TASK PROMPT: Take the entries that follow and return exactly the lines from the one holding "UXG will do." through the one holding "Note that only", both included. Nothing else is needed.

Collected data:
·····

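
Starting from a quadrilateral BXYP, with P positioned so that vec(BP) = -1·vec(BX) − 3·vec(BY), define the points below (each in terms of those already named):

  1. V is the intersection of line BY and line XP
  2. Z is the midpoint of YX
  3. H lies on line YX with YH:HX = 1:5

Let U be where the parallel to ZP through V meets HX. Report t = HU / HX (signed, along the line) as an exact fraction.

t = 7/10

Choose coordinates B = (0, 0), X = (1, 0), Y = (0, 1), P = (-1, -3).
1. V is the intersection of line BY and line XP ⇒ V = (0, -3/2)
2. Z is the midpoint of YX ⇒ Z = (1/2, 1/2)
3. H lies on line YX with YH:HX = 1:5 ⇒ H = (1/6, 5/6)
through V parallel to ZP: direction (-3/2, -7/2); meets HX at U = (3/4, 1/4)
U = H + t·(X−H) with t = 7/10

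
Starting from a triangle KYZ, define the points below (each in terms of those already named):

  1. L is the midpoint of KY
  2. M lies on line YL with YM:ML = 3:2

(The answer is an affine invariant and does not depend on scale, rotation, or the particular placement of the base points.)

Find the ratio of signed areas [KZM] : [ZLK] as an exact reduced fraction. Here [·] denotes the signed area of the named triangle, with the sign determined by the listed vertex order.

Work in coordinates with K = (0, 0), Y = (1, 0), Z = (0, 1).
1. L is the midpoint of KY ⇒ L = (1/2, 0)
2. M lies on line YL with YM:ML = 3:2 ⇒ M = (7/10, 0)
2·[KZM] = -7/10, 2·[ZLK] = -1/2
[KZM]:[ZLK] = -7/10:-1/2 = 7/5

[KZM]:[ZLK] = 7/5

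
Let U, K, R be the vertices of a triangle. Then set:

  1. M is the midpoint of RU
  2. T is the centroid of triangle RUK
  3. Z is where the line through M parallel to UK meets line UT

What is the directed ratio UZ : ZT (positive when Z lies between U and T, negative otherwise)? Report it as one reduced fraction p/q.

Assign U = (0, 0), K = (1, 0), R = (0, 1) — the answer is frame-independent, so this choice is without loss of generality.
1. M is the midpoint of RU ⇒ M = (0, 1/2)
2. T is the centroid of triangle RUK ⇒ T = (1/3, 1/3)
3. Z is where the line through M parallel to UK meets line UT ⇒ Z = (1/2, 1/2)
Z = U + t·(T−U) with t = 3/2, so UZ:ZT = t:(1−t) = 3/2:-1/2

UZ:ZT = -3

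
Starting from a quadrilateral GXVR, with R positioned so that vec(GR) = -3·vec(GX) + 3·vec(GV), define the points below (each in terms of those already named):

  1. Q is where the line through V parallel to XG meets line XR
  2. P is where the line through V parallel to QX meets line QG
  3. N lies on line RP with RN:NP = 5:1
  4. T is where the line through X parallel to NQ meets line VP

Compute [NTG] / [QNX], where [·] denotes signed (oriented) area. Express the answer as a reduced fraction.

Choose coordinates G = (0, 0), X = (1, 0), V = (0, 1), R = (-3, 3).
1. Q is where the line through V parallel to XG meets line XR ⇒ Q = (-1/3, 1)
2. P is where the line through V parallel to QX meets line QG ⇒ P = (-4/9, 4/3)
3. N lies on line RP with RN:NP = 5:1 ⇒ N = (-47/54, 29/18)
4. T is where the line through X parallel to NQ meets line VP ⇒ T = (16/45, 11/15)
2·[NTG] = -109/90, 2·[QNX] = -5/18
[NTG]:[QNX] = -109/90:-5/18 = 109/25

[NTG]:[QNX] = 109/25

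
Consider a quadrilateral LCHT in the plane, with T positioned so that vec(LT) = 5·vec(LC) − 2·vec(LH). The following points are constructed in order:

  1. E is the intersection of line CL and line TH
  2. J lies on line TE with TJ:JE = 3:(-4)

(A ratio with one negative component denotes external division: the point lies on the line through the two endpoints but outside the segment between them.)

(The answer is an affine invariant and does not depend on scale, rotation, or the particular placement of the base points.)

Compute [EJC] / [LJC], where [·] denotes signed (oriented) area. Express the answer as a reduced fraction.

Work in coordinates with L = (0, 0), C = (1, 0), H = (0, 1), T = (5, -2).
1. E is the intersection of line CL and line TH ⇒ E = (5/3, 0)
2. J lies on line TE with TJ:JE = 3:(-4) ⇒ J = (15, -8)
2·[EJC] = -16/3, 2·[LJC] = 8
[EJC]:[LJC] = -16/3:8 = -2/3

[EJC]:[LJC] = -2/3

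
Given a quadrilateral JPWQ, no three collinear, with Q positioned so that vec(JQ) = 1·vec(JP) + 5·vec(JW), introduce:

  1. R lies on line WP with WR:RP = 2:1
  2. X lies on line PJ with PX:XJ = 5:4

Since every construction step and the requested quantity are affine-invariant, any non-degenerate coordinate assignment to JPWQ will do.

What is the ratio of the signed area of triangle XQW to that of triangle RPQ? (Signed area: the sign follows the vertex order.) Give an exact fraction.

Assign J = (0, 0), P = (1, 0), W = (0, 1), Q = (1, 5) — the answer is frame-independent, so this choice is without loss of generality.
1. R lies on line WP with WR:RP = 2:1 ⇒ R = (2/3, 1/3)
2. X lies on line PJ with PX:XJ = 5:4 ⇒ X = (4/9, 0)
2·[XQW] = 25/9, 2·[RPQ] = 5/3
[XQW]:[RPQ] = 25/9:5/3 = 5/3

[XQW]:[RPQ] = 5/3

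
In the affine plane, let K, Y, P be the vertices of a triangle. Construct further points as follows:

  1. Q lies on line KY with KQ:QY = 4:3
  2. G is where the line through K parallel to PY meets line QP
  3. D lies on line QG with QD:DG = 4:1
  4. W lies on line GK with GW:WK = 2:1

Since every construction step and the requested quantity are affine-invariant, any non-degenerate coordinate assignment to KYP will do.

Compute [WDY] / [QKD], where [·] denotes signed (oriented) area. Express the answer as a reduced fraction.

Choose coordinates K = (0, 0), Y = (1, 0), P = (0, 1).
1. Q lies on line KY with KQ:QY = 4:3 ⇒ Q = (4/7, 0)
2. G is where the line through K parallel to PY meets line QP ⇒ G = (4/3, -4/3)
3. D lies on line QG with QD:DG = 4:1 ⇒ D = (124/105, -16/15)
4. W lies on line GK with GW:WK = 2:1 ⇒ W = (4/9, -4/9)
2·[WDY] = 212/315, 2·[QKD] = 64/105
[WDY]:[QKD] = 212/315:64/105 = 53/48

[WDY]:[QKD] = 53/48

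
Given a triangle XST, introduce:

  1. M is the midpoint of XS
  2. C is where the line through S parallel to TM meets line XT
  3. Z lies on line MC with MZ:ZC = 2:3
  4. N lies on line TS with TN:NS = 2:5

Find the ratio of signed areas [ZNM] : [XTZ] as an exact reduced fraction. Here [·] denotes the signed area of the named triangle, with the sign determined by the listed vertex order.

Work in coordinates with X = (0, 0), S = (1, 0), T = (0, 1).
1. M is the midpoint of XS ⇒ M = (1/2, 0)
2. C is where the line through S parallel to TM meets line XT ⇒ C = (0, 2)
3. Z lies on line MC with MZ:ZC = 2:3 ⇒ Z = (3/10, 4/5)
4. N lies on line TS with TN:NS = 2:5 ⇒ N = (2/7, 5/7)
2·[ZNM] = 1/35, 2·[XTZ] = -3/10
[ZNM]:[XTZ] = 1/35:-3/10 = -2/21

[ZNM]:[XTZ] = -2/21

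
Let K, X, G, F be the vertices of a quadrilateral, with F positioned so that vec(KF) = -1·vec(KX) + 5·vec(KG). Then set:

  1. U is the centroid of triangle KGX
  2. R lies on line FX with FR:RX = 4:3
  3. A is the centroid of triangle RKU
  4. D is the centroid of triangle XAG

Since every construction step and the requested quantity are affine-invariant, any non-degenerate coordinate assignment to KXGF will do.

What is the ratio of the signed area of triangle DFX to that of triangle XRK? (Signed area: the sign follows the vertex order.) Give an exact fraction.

[DFX]:[XRK] = -70/81

Choose coordinates K = (0, 0), X = (1, 0), G = (0, 1), F = (-1, 5).
1. U is the centroid of triangle KGX ⇒ U = (1/3, 1/3)
2. R lies on line FX with FR:RX = 4:3 ⇒ R = (1/7, 15/7)
3. A is the centroid of triangle RKU ⇒ A = (10/63, 52/63)
4. D is the centroid of triangle XAG ⇒ D = (73/189, 115/189)
2·[DFX] = -50/27, 2·[XRK] = 15/7
[DFX]:[XRK] = -50/27:15/7 = -70/81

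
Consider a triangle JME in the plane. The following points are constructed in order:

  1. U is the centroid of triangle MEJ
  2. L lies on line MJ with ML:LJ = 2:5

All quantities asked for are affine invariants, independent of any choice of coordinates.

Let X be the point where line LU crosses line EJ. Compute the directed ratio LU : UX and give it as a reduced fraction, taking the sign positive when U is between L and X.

LU:UX = 8/7

Choose coordinates J = (0, 0), M = (1, 0), E = (0, 1).
1. U is the centroid of triangle MEJ ⇒ U = (1/3, 1/3)
2. L lies on line MJ with ML:LJ = 2:5 ⇒ L = (5/7, 0)
line LU meets EJ at X = (0, 5/8)
U = L + t·(X−L) with t = 8/15, so LU:UX = 8/15:7/15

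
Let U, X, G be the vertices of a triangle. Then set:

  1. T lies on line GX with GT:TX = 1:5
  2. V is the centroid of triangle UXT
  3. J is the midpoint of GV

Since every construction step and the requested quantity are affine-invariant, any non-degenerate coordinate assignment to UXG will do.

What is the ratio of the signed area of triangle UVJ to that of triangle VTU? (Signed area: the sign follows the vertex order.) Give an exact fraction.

Assign U = (0, 0), X = (1, 0), G = (0, 1) — the answer is frame-independent, so this choice is without loss of generality.
1. T lies on line GX with GT:TX = 1:5 ⇒ T = (1/6, 5/6)
2. V is the centroid of triangle UXT ⇒ V = (7/18, 5/18)
3. J is the midpoint of GV ⇒ J = (7/36, 23/36)
2·[UVJ] = 7/36, 2·[VTU] = 5/18
[UVJ]:[VTU] = 7/36:5/18 = 7/10

[UVJ]:[VTU] = 7/10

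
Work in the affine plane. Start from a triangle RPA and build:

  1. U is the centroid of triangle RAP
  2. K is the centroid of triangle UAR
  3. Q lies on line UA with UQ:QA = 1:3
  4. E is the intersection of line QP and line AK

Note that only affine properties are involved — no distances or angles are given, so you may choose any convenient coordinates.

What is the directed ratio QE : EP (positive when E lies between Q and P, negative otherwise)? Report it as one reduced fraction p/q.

QE:EP = -3/16

Set R = (0, 0), P = (1, 0), A = (0, 1); any affine frame gives the same invariant.
1. U is the centroid of triangle RAP ⇒ U = (1/3, 1/3)
2. K is the centroid of triangle UAR ⇒ K = (1/9, 4/9)
3. Q lies on line UA with UQ:QA = 1:3 ⇒ Q = (1/4, 1/2)
4. E is the intersection of line QP and line AK ⇒ E = (1/13, 8/13)
E = Q + t·(P−Q) with t = -3/13, so QE:EP = t:(1−t) = -3/13:16/13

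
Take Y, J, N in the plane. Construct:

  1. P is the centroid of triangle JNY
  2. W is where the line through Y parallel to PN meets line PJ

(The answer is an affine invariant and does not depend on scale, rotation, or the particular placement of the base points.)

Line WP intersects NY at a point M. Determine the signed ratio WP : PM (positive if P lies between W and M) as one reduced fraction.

Work in coordinates with Y = (0, 0), J = (1, 0), N = (0, 1).
1. P is the centroid of triangle JNY ⇒ P = (1/3, 1/3)
2. W is where the line through Y parallel to PN meets line PJ ⇒ W = (-1/3, 2/3)
line WP meets NY at M = (0, 1/2)
P = W + t·(M−W) with t = 2, so WP:PM = 2:-1

WP:PM = -2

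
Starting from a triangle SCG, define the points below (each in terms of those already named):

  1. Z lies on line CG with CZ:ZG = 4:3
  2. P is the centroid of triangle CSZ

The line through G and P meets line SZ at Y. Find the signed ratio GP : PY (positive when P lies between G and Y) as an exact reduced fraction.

GP:PY = -13/4

Set S = (0, 0), C = (1, 0), G = (0, 1); any affine frame gives the same invariant.
1. Z lies on line CG with CZ:ZG = 4:3 ⇒ Z = (3/7, 4/7)
2. P is the centroid of triangle CSZ ⇒ P = (10/21, 4/21)
line GP meets SZ at Y = (30/91, 40/91)
P = G + t·(Y−G) with t = 13/9, so GP:PY = 13/9:-4/9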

·····

FINISHED EXERCISE:
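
Since every construction step and the requested quantity are affine-invariant, any non-degenerate coordinate assignment to UXG will do.

What is the ratio of the signed area of triangle UVJ to that of triangle VTU? (Signed area: the sign follows the vertex order.) Give an exact fraction.

Assign U = (0, 0), X = (1, 0), G = (0, 1) — the answer is frame-independent, so this choice is without loss of generality.
1. T lies on line GX with GT:TX = 1:5 ⇒ T = (1/6, 5/6)
2. V is the centroid of triangle UXT ⇒ V = (7/18, 5/18)
3. J is the midpoint of GV ⇒ J = (7/36, 23/36)
2·[UVJ] = 7/36, 2·[VTU] = 5/18
[UVJ]:[VTU] = 7/36:5/18 = 7/10

[UVJ]:[VTU] = 7/10

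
Work in the affine plane. Start from a triangle RPA and build:

  1. U is the centroid of triangle RAP
  2. K is the centroid of triangle UAR
  3. Q lies on line UA with UQ:QA = 1:3
  4. E is the intersection of line QP and line AK

Note that only affine properties are involved — no distances or angles are given, so you may choose any convenient coordinates.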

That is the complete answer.